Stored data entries

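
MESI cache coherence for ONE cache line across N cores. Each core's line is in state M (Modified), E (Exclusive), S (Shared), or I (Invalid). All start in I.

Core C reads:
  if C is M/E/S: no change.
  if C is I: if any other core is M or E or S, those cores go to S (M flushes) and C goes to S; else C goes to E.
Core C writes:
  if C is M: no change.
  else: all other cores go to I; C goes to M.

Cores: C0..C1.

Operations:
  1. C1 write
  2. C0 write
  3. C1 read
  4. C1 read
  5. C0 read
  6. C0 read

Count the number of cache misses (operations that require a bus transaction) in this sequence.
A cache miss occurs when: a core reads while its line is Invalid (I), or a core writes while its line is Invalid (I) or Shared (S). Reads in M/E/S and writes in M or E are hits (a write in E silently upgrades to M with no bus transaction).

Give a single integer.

Answer: 3

Derivation:
Op 1: C1 write [C1 write: invalidate none -> C1=M] -> [I,M] [MISS #1: write from I]
Op 2: C0 write [C0 write: invalidate ['C1=M'] -> C0=M] -> [M,I] [MISS #2: write from I]
Op 3: C1 read [C1 read from I: others=['C0=M'] -> C1=S, others downsized to S] -> [S,S] [MISS #3: read from I]
Op 4: C1 read [C1 read: already in S, no change] -> [S,S] [hit: read from S]
Op 5: C0 read [C0 read: already in S, no change] -> [S,S] [hit: read from S]
Op 6: C0 read [C0 read: already in S, no change] -> [S,S] [hit: read from S]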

● **Exercise aim**
Exactly the lines from the start of the entries through the one bearing "A cache miss" are to be output, with both ends included.

● **Solution**
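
MESI cache coherence for ONE cache line across N cores. Each core's line is in state M (Modified), E (Exclusive), S (Shared), or I (Invalid). All start in I.

Core C reads:
  if C is M/E/S: no change.
  if C is I: if any other core is M or E or S, those cores go to S (M flushes) and C goes to S; else C goes to E.
Core C writes:
  if C is M: no change.
  else: all other cores go to I; C goes to M.

Cores: C0..C1.

Operations:
  1. C1 write
  2. C0 write
  3. C1 read
  4. C1 read
  5. C0 read
  6. C0 read

Count the number of cache misses (operations that require a bus transaction) in this sequence.
A cache miss occurs when: a core reads while its line is Invalid (I), or a core writes while its line is Invalid (I) or Shared (S). Reads in M/E/S and writes in M or E are hits (a write in E silently upgrades to M with no bus transaction).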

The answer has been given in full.